> _What is expected_:
Each line of the entries, from the first to the line containing "Stress concentration factor Kt: 1.98", is to be transcribed exactly as it stands; include no other lines.

***** Data extract *****

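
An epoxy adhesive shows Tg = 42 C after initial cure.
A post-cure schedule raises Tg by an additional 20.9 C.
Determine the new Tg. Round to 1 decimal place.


New Tg = 42 + 20.9
= 62.9 C

62.9


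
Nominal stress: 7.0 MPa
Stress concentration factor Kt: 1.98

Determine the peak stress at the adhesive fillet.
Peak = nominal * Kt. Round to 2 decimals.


Peak stress = 7.0 * 1.98
= 13.86 MPa

13.86


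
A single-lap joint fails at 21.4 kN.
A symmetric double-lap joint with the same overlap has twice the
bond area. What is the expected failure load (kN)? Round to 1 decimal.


Double-lap load = 2 * 21.4 = 42.8 kN

42.8


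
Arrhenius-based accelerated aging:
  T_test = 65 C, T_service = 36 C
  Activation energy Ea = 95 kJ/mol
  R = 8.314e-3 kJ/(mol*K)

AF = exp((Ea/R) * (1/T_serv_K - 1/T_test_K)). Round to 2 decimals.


T_test_K = 338.15, T_serv_K = 309.15
AF = exp((95/8.314e-3) * (1/309.15 - 1/338.15))
= 23.80

23.80


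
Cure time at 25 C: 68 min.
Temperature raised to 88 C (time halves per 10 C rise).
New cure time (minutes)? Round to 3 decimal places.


Acceleration factor = 2^(63/10) = 78.7932
New time = 68 / 78.7932 = 0.863 min

0.863


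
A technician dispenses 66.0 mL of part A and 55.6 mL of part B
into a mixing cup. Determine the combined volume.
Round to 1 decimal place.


Combined volume = 66.0 + 55.6
= 121.6 mL

121.6


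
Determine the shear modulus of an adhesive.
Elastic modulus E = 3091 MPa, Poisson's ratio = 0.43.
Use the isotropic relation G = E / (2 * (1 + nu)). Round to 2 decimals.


G = 3091 / (2*(1+0.43)) = 3091 / 2.86
= 1080.77 MPa

1080.77


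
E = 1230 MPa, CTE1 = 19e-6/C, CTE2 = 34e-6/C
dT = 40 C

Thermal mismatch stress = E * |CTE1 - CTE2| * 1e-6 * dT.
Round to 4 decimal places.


= 1230 * 15e-6 * 40
= 0.7380 MPa

0.7380


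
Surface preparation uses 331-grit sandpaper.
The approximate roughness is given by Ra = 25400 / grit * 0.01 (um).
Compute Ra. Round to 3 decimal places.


Ra = 25400 / 331 * 0.01
= 254 / 331
= 0.767 um

0.767


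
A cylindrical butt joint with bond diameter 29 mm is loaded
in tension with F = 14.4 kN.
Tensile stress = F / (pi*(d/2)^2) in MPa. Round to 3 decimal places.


Area = pi * (29/2)^2 = 660.5199 mm^2
Stress = 14.4*1000 / 660.5199
= 21.801 MPa

21.801


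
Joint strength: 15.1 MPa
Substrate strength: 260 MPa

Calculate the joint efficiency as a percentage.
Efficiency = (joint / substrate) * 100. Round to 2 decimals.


Efficiency = (15.1 / 260) * 100 = 5.81%

5.81


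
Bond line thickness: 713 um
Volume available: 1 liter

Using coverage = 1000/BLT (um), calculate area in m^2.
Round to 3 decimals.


1 L = 1e6 mm^3, thickness = 713 um = 0.713 mm
Area = 1e6 / 0.713 mm^2 = (1e6 / 0.713) / 1e6 m^2 = 1000 / 713 m^2
= 1.403 m^2

1.403


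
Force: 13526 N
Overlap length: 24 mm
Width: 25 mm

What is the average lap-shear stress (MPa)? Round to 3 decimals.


Average shear stress = F / (overlap * width)
= 13526 / (24 * 25)
= 22.543 MPa

22.543


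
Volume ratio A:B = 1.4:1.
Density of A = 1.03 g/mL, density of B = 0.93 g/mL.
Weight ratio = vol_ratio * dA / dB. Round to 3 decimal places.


Wt ratio = 1.4 * 1.03 / 0.93
= 1.551

1.551


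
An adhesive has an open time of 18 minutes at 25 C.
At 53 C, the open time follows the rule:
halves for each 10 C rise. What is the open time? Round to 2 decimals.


Factor = 2^((53-25)/10) = 6.9644
Open time = 18 / 6.9644 = 2.58 min

2.58


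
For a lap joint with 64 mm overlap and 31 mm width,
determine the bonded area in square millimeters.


Area = 64 * 31 = 1984 mm^2

1984


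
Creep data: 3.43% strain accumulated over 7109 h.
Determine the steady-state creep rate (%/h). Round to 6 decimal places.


Rate = 3.43 / 7109 = 0.000482 %/h

0.000482


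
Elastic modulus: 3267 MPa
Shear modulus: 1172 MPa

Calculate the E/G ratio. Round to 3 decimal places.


E / G = 3267 / 1172 = 2.788

2.788


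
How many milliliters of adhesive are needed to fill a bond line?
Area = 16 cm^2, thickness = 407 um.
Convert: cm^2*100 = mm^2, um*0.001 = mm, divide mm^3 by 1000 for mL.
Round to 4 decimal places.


= (16 * 100) * (407 * 0.001) / 1000
= 0.6512 mL

0.6512


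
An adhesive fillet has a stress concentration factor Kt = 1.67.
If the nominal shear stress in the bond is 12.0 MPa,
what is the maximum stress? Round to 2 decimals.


Max stress = 12.0 * 1.67 = 20.04 MPa

20.04


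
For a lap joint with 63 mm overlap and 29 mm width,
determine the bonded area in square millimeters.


Area = 63 * 29 = 1827 mm^2

1827


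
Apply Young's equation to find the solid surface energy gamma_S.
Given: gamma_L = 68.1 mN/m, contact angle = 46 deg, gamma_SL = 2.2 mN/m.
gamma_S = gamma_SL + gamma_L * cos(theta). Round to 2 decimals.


theta_rad = 46 * pi/180 = 0.802851
gamma_S = 2.2 + 68.1 * cos(0.802851)
= 49.51 mN/m

49.51


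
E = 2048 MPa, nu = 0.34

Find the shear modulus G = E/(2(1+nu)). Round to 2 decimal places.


G = 2048 / (2 * 1.34)
= 764.18 MPa

764.18


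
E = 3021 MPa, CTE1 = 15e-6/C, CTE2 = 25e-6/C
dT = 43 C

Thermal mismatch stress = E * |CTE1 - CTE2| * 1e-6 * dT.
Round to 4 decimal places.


= 3021 * 10e-6 * 43
= 1.2990 MPa

1.2990


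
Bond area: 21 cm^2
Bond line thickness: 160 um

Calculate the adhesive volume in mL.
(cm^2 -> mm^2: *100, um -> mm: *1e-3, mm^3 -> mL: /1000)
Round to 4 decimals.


V = 21*100 * 160*1e-3 / 1000
= 0.3360 mL

0.3360


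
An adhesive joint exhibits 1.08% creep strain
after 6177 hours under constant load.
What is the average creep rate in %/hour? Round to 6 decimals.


Creep rate = strain / time
= 1.08 / 6177
= 0.000175 %/h

0.000175


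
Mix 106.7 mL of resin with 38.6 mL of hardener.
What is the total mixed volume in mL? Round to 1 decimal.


Total = 106.7 + 38.6 = 145.3 mL

145.3


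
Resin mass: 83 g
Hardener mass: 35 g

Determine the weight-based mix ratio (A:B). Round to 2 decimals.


Ratio = 83 / 35 = 2.37

2.37


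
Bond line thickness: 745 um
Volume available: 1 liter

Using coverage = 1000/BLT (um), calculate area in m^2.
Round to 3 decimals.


1 L = 1e6 mm^3, thickness = 745 um = 0.745 mm
Area = 1e6 / 0.745 mm^2 = (1e6 / 0.745) / 1e6 m^2 = 1000 / 745 m^2
= 1.342 m^2

1.342


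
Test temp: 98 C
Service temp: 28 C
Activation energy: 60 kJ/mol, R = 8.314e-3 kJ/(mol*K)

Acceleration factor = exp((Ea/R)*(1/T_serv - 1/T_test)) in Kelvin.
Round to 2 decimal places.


AF = exp((60/0.008314)*(1/301.15 - 1/371.15))
= 91.81

91.81


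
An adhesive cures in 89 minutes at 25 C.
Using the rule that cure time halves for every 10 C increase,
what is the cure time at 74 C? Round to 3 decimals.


Factor = 2^((74 - 25) / 10) = 29.8571
Cure time = 89 / 29.8571
= 2.981 minutes

2.981


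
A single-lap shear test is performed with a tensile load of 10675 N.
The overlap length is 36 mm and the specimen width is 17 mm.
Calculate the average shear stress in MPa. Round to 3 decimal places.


Shear stress = F / (overlap * width)
= 10675 / (36 * 17)
= 10675 / 612
= 17.443 MPa

17.443


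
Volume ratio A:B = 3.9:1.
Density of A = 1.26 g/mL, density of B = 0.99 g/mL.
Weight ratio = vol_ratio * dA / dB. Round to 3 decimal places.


Wt ratio = 3.9 * 1.26 / 0.99
= 4.964

4.964


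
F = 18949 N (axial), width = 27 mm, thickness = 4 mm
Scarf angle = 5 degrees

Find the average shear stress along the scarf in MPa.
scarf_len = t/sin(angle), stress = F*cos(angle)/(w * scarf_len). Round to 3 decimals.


scarf_len = 4/sin(5 deg) = 45.8949
cos(5 deg) = 0.996195
stress = 18949*0.996195/(27*45.8949) = 15.234 MPa

15.234


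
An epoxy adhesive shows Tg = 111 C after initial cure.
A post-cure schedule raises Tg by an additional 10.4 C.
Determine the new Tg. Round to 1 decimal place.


New Tg = 111 + 10.4
= 121.4 C

121.4


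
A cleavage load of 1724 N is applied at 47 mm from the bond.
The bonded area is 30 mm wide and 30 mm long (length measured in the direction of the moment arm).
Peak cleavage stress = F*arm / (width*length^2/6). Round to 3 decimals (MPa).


Moment = 1724 * 47 = 81028 N*mm
Section modulus = 30 * 900 / 6 = 27000 / 6 mm^3
Stress = 81028 / (27000 / 6) = 486168 / 27000
= 18.006 MPa

18.006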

*****

> _Task response_:
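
An epoxy adhesive shows Tg = 42 C after initial cure.
A post-cure schedule raises Tg by an additional 20.9 C.
Determine the new Tg. Round to 1 decimal place.


New Tg = 42 + 20.9
= 62.9 C

62.9


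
Nominal stress: 7.0 MPa
Stress concentration factor Kt: 1.98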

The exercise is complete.